■ **Work task**
Write out each line of the material below once more, exactly as it appears.

■ **Source material**
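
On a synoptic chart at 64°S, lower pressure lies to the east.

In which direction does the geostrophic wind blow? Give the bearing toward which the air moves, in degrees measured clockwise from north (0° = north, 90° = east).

The pressure-gradient force points toward the east (bearing 090°).
Geostrophic balance: in the Southern Hemisphere the Coriolis force deflects motion to the left, so the geostrophic wind blows 90° to the left of the pressure-gradient force (low pressure on the right).
Rotating 090° by 90° counterclockwise gives 000° — the wind blows toward the north.

000°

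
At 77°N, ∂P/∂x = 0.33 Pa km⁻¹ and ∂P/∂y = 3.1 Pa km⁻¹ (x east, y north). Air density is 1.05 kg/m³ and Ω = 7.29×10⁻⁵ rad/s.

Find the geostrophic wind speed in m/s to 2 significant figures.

21 m/s

Coriolis parameter at 77°N:
f = 2Ω sin φ = 2 × 7.29×10⁻⁵ × sin 77° = 1.42×10⁻⁴ s⁻¹
Component geostrophic relations (x east, y north):
u_g = −(1/(fρ)) ∂P/∂y,  v_g = (1/(fρ)) ∂P/∂x
u_g = −(3.1×10⁻³)/(1.42×10⁻⁴ × 1.05) = −20.8 m/s;  v_g = (0.33×10⁻³)/(1.42×10⁻⁴ × 1.05) = 2.21 m/s
|V_g| = √(u_g² + v_g²) = 20.9 m/s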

■ **Task response**
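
On a synoptic chart at 64°S, lower pressure lies to the east.

In which direction does the geostrophic wind blow? Give the bearing toward which the air moves, in degrees measured clockwise from north (0° = north, 90° = east).

The pressure-gradient force points toward the east (bearing 090°).
Geostrophic balance: in the Southern Hemisphere the Coriolis force deflects motion to the left, so the geostrophic wind blows 90° to the left of the pressure-gradient force (low pressure on the right).
Rotating 090° by 90° counterclockwise gives 000° — the wind blows toward the north.

000°

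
At 77°N, ∂P/∂x = 0.33 Pa km⁻¹ and ∂P/∂y = 3.1 Pa km⁻¹ (x east, y north). Air density is 1.05 kg/m³ and Ω = 7.29×10⁻⁵ rad/s.

Find the geostrophic wind speed in m/s to 2 significant figures.

21 m/s

Coriolis parameter at 77°N:
f = 2Ω sin φ = 2 × 7.29×10⁻⁵ × sin 77° = 1.42×10⁻⁴ s⁻¹
Component geostrophic relations (x east, y north):
u_g = −(1/(fρ)) ∂P/∂y,  v_g = (1/(fρ)) ∂P/∂x
u_g = −(3.1×10⁻³)/(1.42×10⁻⁴ × 1.05) = −20.8 m/s;  v_g = (0.33×10⁻³)/(1.42×10⁻⁴ × 1.05) = 2.21 m/s
|V_g| = √(u_g² + v_g²) = 20.9 m/s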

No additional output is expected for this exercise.